[What the exercise asks] All lines in the material below that contain "alive" should be located and copied.

[Supplied information]
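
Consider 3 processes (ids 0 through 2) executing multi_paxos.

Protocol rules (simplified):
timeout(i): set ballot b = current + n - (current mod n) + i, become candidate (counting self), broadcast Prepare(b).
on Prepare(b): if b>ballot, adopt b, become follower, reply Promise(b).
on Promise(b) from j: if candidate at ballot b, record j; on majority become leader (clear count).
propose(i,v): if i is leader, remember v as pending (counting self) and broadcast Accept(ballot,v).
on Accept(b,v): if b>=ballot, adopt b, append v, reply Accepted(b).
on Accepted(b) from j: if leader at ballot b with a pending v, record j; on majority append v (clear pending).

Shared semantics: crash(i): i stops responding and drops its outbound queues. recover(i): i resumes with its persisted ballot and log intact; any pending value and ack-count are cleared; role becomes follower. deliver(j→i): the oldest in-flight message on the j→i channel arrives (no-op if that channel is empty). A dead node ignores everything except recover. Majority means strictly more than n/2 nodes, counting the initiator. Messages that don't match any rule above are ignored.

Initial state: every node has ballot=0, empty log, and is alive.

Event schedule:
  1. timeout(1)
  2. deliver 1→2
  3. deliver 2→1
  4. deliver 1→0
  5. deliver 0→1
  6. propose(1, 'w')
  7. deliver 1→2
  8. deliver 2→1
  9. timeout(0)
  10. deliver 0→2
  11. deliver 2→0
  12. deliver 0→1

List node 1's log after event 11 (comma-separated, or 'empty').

w

[1] timeout(1) → N1(cand b4 [-])
[2] deliver 1→2 → N2(foll b4 [-])
[3] deliver 2→1 → N1(lead b4 [-])
[4] deliver 1→0 → N0(foll b4 [-])
[5] deliver 0→1 → ∅
[6] propose(1,'w') → ∅
[7] deliver 1→2 → N2(foll b4 [w])
[8] deliver 2→1 → N1(lead b4 [w])
[9] timeout(0) → N0(cand b6 [-])
[10] deliver 0→2 → N2(foll b6 [w])
[11] deliver 2→0 → N0(lead b6 [-])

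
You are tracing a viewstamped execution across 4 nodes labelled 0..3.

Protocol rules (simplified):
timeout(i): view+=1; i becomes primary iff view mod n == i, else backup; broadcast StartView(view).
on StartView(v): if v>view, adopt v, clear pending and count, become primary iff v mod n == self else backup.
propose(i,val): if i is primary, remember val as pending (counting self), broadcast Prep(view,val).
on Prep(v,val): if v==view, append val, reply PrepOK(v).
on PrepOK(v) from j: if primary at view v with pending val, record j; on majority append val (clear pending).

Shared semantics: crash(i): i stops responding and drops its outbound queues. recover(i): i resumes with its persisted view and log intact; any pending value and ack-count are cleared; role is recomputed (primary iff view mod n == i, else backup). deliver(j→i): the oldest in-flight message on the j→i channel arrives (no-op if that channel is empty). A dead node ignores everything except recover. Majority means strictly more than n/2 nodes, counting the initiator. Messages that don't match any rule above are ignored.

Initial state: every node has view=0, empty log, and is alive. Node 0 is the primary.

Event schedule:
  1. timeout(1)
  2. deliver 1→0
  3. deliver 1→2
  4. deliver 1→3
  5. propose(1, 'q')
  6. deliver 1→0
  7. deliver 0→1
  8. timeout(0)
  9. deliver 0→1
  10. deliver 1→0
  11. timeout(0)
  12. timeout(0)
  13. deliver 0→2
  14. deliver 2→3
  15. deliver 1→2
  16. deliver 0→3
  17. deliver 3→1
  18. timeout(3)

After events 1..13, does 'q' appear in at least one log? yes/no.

after 1 — timeout(1): n1:prim/v1/[-]
after 2 — deliver 1→0: n0:back/v1/[-]
after 3 — deliver 1→2: n2:back/v1/[-]
after 4 — deliver 1→3: n3:back/v1/[-]
after 5 — propose(1,'q'): ·
after 6 — deliver 1→0: n0:back/v1/[q]
after 7 — deliver 0→1: ·
after 8 — timeout(0): n0:back/v2/[q]
after 9 — deliver 0→1: n1:back/v2/[-]
after 10 — deliver 1→0: ·
after 11 — timeout(0): n0:back/v3/[q]
after 12 — timeout(0): n0:prim/v4/[q]
after 13 — deliver 0→2: n2:prim/v2/[-]

yes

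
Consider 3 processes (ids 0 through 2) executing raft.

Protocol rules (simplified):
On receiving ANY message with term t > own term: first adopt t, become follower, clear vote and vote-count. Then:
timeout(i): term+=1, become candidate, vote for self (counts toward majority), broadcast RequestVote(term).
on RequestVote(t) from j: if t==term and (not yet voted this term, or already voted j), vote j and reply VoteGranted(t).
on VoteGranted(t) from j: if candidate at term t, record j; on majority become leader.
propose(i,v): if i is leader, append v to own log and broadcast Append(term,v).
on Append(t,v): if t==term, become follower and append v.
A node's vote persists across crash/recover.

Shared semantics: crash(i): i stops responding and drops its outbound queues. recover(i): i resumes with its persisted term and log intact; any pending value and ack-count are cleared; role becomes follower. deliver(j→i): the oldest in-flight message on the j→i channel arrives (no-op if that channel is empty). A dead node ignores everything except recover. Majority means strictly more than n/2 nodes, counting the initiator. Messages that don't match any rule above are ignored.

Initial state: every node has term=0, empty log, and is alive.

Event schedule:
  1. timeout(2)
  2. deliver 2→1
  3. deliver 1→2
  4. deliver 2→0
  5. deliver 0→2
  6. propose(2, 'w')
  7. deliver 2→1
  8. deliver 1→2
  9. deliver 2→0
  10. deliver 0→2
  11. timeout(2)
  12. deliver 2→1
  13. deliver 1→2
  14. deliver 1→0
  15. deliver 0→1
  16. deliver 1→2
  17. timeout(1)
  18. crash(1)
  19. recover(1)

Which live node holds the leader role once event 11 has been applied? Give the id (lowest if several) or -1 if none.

e1 timeout(2): 2[cand,t=1,-]
e2 deliver 2→1: 1[foll,t=1,-]
e3 deliver 1→2: 2[lead,t=1,-]
e4 deliver 2→0: 0[foll,t=1,-]
e5 deliver 0→2: ·
e6 propose(2,'w'): 2[lead,t=1,w]
e7 deliver 2→1: 1[foll,t=1,w]
e8 deliver 1→2: ·
e9 deliver 2→0: 0[foll,t=1,w]
e10 deliver 0→2: ·
e11 timeout(2): 2[cand,t=2,w]

-1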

[Task solution]
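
Initial state: every node has ballot=0, empty log, and is alive.
Initial state: every node has view=0, empty log, and is alive. Node 0 is the primary.
Initial state: every node has term=0, empty log, and is alive.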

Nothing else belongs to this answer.